Stored items:
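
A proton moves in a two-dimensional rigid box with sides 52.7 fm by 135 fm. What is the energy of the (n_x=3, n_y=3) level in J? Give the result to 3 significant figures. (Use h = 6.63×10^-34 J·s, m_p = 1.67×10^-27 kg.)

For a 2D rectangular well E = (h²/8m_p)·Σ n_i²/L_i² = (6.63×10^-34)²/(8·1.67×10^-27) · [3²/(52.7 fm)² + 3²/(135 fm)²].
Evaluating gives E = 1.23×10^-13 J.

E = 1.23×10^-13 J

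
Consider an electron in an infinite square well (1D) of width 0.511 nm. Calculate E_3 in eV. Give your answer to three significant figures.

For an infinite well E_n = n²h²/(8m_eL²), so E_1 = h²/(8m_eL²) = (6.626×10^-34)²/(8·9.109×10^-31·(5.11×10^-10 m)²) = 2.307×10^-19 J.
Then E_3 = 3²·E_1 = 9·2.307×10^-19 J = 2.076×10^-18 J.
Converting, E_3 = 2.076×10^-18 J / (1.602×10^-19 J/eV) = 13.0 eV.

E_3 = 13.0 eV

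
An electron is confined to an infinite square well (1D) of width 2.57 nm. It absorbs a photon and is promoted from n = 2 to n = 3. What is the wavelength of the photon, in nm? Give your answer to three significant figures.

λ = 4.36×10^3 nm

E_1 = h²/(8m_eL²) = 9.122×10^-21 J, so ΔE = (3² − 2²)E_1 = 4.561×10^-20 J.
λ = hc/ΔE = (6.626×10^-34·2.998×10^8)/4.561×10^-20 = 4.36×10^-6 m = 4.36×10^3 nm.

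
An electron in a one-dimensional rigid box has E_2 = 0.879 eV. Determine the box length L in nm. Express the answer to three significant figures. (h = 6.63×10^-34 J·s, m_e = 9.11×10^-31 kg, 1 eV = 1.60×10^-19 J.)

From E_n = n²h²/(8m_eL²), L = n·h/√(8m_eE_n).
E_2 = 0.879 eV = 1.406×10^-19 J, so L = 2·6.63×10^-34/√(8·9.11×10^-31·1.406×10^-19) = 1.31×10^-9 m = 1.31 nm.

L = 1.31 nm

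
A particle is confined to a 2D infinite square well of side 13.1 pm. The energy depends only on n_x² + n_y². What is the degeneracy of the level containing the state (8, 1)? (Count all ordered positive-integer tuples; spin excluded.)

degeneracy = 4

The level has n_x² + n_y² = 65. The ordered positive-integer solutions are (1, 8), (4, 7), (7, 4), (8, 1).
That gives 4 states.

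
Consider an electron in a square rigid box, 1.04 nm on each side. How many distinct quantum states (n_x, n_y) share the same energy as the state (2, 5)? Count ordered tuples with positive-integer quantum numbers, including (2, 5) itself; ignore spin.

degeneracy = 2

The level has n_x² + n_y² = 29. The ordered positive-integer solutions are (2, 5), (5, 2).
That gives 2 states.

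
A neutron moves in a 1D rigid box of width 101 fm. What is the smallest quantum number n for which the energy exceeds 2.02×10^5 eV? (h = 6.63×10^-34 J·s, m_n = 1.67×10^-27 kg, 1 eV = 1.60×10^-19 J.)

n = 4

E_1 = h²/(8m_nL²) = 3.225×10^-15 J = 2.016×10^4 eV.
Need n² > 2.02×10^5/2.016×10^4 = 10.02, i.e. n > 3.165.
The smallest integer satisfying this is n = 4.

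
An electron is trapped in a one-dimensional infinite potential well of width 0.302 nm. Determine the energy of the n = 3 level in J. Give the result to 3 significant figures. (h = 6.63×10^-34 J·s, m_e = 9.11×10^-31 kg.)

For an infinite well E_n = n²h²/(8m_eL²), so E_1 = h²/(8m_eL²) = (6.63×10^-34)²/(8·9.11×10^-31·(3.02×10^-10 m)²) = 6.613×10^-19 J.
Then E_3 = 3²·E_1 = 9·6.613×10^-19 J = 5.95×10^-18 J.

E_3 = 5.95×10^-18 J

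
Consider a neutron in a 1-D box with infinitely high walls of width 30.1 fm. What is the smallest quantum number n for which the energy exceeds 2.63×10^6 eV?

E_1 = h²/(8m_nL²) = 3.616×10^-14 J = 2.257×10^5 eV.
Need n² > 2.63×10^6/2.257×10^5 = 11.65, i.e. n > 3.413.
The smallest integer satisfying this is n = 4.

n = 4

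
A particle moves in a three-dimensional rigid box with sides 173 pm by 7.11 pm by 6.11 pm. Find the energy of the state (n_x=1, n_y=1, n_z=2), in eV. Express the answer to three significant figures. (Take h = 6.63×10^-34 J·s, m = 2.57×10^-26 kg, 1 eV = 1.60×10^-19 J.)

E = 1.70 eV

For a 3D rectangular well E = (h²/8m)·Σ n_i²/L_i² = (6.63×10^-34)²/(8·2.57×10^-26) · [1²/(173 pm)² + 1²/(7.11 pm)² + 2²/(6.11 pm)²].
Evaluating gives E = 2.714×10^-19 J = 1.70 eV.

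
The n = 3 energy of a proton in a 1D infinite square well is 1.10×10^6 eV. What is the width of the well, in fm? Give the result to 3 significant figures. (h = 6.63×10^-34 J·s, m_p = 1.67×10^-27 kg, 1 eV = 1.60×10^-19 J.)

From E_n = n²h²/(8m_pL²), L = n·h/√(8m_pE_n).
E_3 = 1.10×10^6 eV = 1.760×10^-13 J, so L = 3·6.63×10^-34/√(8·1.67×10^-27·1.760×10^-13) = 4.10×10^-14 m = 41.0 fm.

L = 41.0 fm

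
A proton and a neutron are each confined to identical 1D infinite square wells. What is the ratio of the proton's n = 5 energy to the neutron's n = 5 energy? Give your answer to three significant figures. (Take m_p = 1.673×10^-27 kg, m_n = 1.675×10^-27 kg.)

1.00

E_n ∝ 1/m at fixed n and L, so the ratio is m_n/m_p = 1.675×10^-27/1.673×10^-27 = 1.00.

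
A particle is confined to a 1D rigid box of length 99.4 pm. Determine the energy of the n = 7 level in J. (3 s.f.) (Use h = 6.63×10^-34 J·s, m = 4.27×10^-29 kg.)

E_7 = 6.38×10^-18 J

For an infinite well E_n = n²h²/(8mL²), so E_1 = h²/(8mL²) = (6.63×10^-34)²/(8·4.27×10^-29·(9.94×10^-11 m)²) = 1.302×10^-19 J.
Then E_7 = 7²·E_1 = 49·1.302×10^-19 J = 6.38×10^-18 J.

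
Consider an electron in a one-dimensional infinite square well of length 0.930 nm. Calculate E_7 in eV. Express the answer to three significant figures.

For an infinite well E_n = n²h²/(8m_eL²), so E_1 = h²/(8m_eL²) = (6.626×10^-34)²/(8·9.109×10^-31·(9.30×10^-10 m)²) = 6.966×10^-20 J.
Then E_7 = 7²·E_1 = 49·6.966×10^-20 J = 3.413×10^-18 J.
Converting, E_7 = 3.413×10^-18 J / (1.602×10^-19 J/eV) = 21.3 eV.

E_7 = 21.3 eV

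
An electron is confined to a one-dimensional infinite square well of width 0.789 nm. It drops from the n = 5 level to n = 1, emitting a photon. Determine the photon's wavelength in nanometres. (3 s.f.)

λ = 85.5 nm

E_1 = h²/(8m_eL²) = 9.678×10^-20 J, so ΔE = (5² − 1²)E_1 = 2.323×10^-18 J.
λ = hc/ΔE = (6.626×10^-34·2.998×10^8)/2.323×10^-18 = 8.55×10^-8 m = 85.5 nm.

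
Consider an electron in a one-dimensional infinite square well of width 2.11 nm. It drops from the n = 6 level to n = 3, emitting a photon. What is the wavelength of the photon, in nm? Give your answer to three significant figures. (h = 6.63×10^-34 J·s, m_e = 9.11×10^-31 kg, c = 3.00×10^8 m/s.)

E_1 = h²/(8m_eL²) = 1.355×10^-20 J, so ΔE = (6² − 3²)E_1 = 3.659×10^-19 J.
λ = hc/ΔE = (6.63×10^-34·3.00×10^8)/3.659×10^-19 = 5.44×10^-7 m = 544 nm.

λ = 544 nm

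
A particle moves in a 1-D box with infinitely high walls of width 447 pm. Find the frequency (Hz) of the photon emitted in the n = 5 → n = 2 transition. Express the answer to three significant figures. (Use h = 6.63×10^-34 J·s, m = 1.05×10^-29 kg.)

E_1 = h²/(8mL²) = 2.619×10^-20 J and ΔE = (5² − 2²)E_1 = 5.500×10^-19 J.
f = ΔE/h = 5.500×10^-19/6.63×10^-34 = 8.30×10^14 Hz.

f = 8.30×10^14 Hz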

» Exercise objective
Could you restate, word for word, every line from the one containing "A proton and" through the last line of the records above, and nothing more?

» Exercise output
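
A proton and a neutron are each confined to identical 1D infinite square wells. What is the ratio of the proton's n = 5 energy to the neutron's n = 5 energy? Give your answer to three significant figures. (Take m_p = 1.673×10^-27 kg, m_n = 1.675×10^-27 kg.)

1.00

E_n ∝ 1/m at fixed n and L, so the ratio is m_n/m_p = 1.675×10^-27/1.673×10^-27 = 1.00.

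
A particle is confined to a 1D rigid box of length 99.4 pm. Determine the energy of the n = 7 level in J. (3 s.f.) (Use h = 6.63×10^-34 J·s, m = 4.27×10^-29 kg.)

E_7 = 6.38×10^-18 J

For an infinite well E_n = n²h²/(8mL²), so E_1 = h²/(8mL²) = (6.63×10^-34)²/(8·4.27×10^-29·(9.94×10^-11 m)²) = 1.302×10^-19 J.
Then E_7 = 7²·E_1 = 49·1.302×10^-19 J = 6.38×10^-18 J.

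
Consider an electron in a one-dimensional infinite square well of length 0.930 nm. Calculate E_7 in eV. Express the answer to three significant figures.

For an infinite well E_n = n²h²/(8m_eL²), so E_1 = h²/(8m_eL²) = (6.626×10^-34)²/(8·9.109×10^-31·(9.30×10^-10 m)²) = 6.966×10^-20 J.
Then E_7 = 7²·E_1 = 49·6.966×10^-20 J = 3.413×10^-18 J.
Converting, E_7 = 3.413×10^-18 J / (1.602×10^-19 J/eV) = 21.3 eV.

E_7 = 21.3 eV

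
An electron is confined to a one-dimensional infinite square well of width 0.789 nm. It drops from the n = 5 level to n = 1, emitting a photon. Determine the photon's wavelength in nanometres. (3 s.f.)

λ = 85.5 nm

E_1 = h²/(8m_eL²) = 9.678×10^-20 J, so ΔE = (5² − 1²)E_1 = 2.323×10^-18 J.
λ = hc/ΔE = (6.626×10^-34·2.998×10^8)/2.323×10^-18 = 8.55×10^-8 m = 85.5 nm.

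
Consider an electron in a one-dimensional infinite square well of width 2.11 nm. It drops from the n = 6 level to n = 3, emitting a photon. What is the wavelength of the photon, in nm? Give your answer to three significant figures. (h = 6.63×10^-34 J·s, m_e = 9.11×10^-31 kg, c = 3.00×10^8 m/s.)

E_1 = h²/(8m_eL²) = 1.355×10^-20 J, so ΔE = (6² − 3²)E_1 = 3.659×10^-19 J.
λ = hc/ΔE = (6.63×10^-34·3.00×10^8)/3.659×10^-19 = 5.44×10^-7 m = 544 nm.

λ = 544 nm

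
A particle moves in a 1-D box with infinitely high walls of width 447 pm. Find the frequency (Hz) of the photon emitted in the n = 5 → n = 2 transition. Express the answer to three significant figures. (Use h = 6.63×10^-34 J·s, m = 1.05×10^-29 kg.)

E_1 = h²/(8mL²) = 2.619×10^-20 J and ΔE = (5² − 2²)E_1 = 5.500×10^-19 J.
f = ΔE/h = 5.500×10^-19/6.63×10^-34 = 8.30×10^14 Hz.

f = 8.30×10^14 Hz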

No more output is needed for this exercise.